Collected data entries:
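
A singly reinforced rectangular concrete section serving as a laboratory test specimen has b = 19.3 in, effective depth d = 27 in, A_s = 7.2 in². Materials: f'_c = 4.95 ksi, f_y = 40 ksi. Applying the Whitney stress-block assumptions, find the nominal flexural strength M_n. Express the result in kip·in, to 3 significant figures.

M_n ≈ 7270 kip·in

T = A_s f_y = 7.2 × 40 = 288 kips.
a = T/(0.85 f'_c b) = 288/(0.85 × 4.95 × 19.3) = 3.547 in.
M_n = T(d − a/2) = 288 × (27 − 1.7735) = 7265.2 kip·in.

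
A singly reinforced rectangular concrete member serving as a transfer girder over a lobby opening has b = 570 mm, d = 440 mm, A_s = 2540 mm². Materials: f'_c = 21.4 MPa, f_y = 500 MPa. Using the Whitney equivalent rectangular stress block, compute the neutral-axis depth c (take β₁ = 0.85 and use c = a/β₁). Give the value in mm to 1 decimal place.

T = A_s f_y = 2540 × 500 = 1270000 N = 1270 kN.
Setting C = 0.85 f'_c a b equal to T: a = 1270000/(0.85 × 21.4 × 570) = 122.489 mm.
With β₁ = 0.85, c = a/β₁ = 122.489/0.85 = 144.1 mm.

c ≈ 144.1 mm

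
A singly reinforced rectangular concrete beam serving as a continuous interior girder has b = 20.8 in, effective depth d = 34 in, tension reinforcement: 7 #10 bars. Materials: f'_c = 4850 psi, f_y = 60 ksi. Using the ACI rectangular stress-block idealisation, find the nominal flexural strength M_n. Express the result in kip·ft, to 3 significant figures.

A_s = 7 × 1.27 = 8.89 in².
T = A_s f_y = 8.89 × 60 = 533.4 kips.
a = T/(0.85 f'_c b) = 533.4/(0.85 × 4.85 × 20.8) = 6.221 in.
M_n = T(d − a/2) = 533.4 × (34 − 3.1105) = 16476.5 kip·in = 16476.5/12 = 1373.04 kip·ft.

M_n ≈ 1370 kip·ft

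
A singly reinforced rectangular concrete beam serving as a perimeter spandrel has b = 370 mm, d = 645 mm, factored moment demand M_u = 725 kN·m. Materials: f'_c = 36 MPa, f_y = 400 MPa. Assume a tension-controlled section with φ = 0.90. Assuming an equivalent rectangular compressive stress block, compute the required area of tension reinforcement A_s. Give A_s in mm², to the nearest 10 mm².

A_s ≈ 3450 mm²

M_n = M_u/φ = 725/0.90 = 805.556 kN·m.
With M_n = 0.85 f'_c a b (d − a/2), solve the quadratic for a:
a = d − √(d² − 2M_n/(0.85 f'_c b)) = 645 − √(645² − 2 × 805.556×10⁶/(0.85 × 36 × 370)) = 121.81 mm.
A_s = 0.85 f'_c a b / f_y = 0.85 × 36 × 121.81 × 370 / 400 = 3447.8 mm².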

Problem to work on :: Take the data above and return it exactly.

Answer to the exercise ::
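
A singly reinforced rectangular concrete section serving as a laboratory test specimen has b = 19.3 in, effective depth d = 27 in, A_s = 7.2 in². Materials: f'_c = 4.95 ksi, f_y = 40 ksi. Applying the Whitney stress-block assumptions, find the nominal flexural strength M_n. Express the result in kip·in, to 3 significant figures.

M_n ≈ 7270 kip·in

T = A_s f_y = 7.2 × 40 = 288 kips.
a = T/(0.85 f'_c b) = 288/(0.85 × 4.95 × 19.3) = 3.547 in.
M_n = T(d − a/2) = 288 × (27 − 1.7735) = 7265.2 kip·in.

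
A singly reinforced rectangular concrete member serving as a transfer girder over a lobby opening has b = 570 mm, d = 440 mm, A_s = 2540 mm². Materials: f'_c = 21.4 MPa, f_y = 500 MPa. Using the Whitney equivalent rectangular stress block, compute the neutral-axis depth c (take β₁ = 0.85 and use c = a/β₁). Give the value in mm to 1 decimal place.

T = A_s f_y = 2540 × 500 = 1270000 N = 1270 kN.
Setting C = 0.85 f'_c a b equal to T: a = 1270000/(0.85 × 21.4 × 570) = 122.489 mm.
With β₁ = 0.85, c = a/β₁ = 122.489/0.85 = 144.1 mm.

c ≈ 144.1 mm

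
A singly reinforced rectangular concrete beam serving as a continuous interior girder has b = 20.8 in, effective depth d = 34 in, tension reinforcement: 7 #10 bars. Materials: f'_c = 4850 psi, f_y = 60 ksi. Using the ACI rectangular stress-block idealisation, find the nominal flexural strength M_n. Express the result in kip·ft, to 3 significant figures.

A_s = 7 × 1.27 = 8.89 in².
T = A_s f_y = 8.89 × 60 = 533.4 kips.
a = T/(0.85 f'_c b) = 533.4/(0.85 × 4.85 × 20.8) = 6.221 in.
M_n = T(d − a/2) = 533.4 × (34 − 3.1105) = 16476.5 kip·in = 16476.5/12 = 1373.04 kip·ft.

M_n ≈ 1370 kip·ft

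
A singly reinforced rectangular concrete beam serving as a perimeter spandrel has b = 370 mm, d = 645 mm, factored moment demand M_u = 725 kN·m. Materials: f'_c = 36 MPa, f_y = 400 MPa. Assume a tension-controlled section with φ = 0.90. Assuming an equivalent rectangular compressive stress block, compute the required area of tension reinforcement A_s. Give A_s in mm², to the nearest 10 mm².

A_s ≈ 3450 mm²

M_n = M_u/φ = 725/0.90 = 805.556 kN·m.
With M_n = 0.85 f'_c a b (d − a/2), solve the quadratic for a:
a = d − √(d² − 2M_n/(0.85 f'_c b)) = 645 − √(645² − 2 × 805.556×10⁶/(0.85 × 36 × 370)) = 121.81 mm.
A_s = 0.85 f'_c a b / f_y = 0.85 × 36 × 121.81 × 370 / 400 = 3447.8 mm².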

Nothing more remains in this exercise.